- [Source data]:

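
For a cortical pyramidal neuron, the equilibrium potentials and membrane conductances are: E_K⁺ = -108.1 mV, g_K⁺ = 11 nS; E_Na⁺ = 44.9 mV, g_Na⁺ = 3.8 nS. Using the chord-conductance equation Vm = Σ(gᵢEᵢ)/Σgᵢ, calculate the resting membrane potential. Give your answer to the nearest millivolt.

-69 mV

Σ gᵢEᵢ = 11·(-108.1) + 3.8·(44.9) = -1018.48
Σ gᵢ = 11 + 3.8 = 14.8
Vm = -1018.48 / 14.8 = -68.82 mV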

- [Your assignment]:
Return the material above in full, word for word.

- [Completed exercise]:
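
For a cortical pyramidal neuron, the equilibrium potentials and membrane conductances are: E_K⁺ = -108.1 mV, g_K⁺ = 11 nS; E_Na⁺ = 44.9 mV, g_Na⁺ = 3.8 nS. Using the chord-conductance equation Vm = Σ(gᵢEᵢ)/Σgᵢ, calculate the resting membrane potential. Give your answer to the nearest millivolt.

-69 mV

Σ gᵢEᵢ = 11·(-108.1) + 3.8·(44.9) = -1018.48
Σ gᵢ = 11 + 3.8 = 14.8
Vm = -1018.48 / 14.8 = -68.82 mV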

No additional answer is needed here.